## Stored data
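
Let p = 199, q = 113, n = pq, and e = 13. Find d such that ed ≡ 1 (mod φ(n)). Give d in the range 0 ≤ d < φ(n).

φ(n) = (p−1)(q−1) = 198·112 = 22176.
Need d with 13·d ≡ 1 (mod 22176). Apply the extended Euclidean algorithm:
22176 = 1705*13 + 11
13 = 1*11 + 2
11 = 5*2 + 1
2 = 2*1 + 0
Back-substitute:
1 = 11 − 5·2
1 = −5·13 + 6·11
1 = 6·22176 − 10235·13
So 13·(-10235) ≡ 1 (mod 22176), hence d ≡ -10235 ≡ 11941 (mod 22176).

11941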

## Assignment
Print all of the lines above so that each one matches its original exactly.

## Output of the task
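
Let p = 199, q = 113, n = pq, and e = 13. Find d such that ed ≡ 1 (mod φ(n)). Give d in the range 0 ≤ d < φ(n).

φ(n) = (p−1)(q−1) = 198·112 = 22176.
Need d with 13·d ≡ 1 (mod 22176). Apply the extended Euclidean algorithm:
22176 = 1705*13 + 11
13 = 1*11 + 2
11 = 5*2 + 1
2 = 2*1 + 0
Back-substitute:
1 = 11 − 5·2
1 = −5·13 + 6·11
1 = 6·22176 − 10235·13
So 13·(-10235) ≡ 1 (mod 22176), hence d ≡ -10235 ≡ 11941 (mod 22176).

11941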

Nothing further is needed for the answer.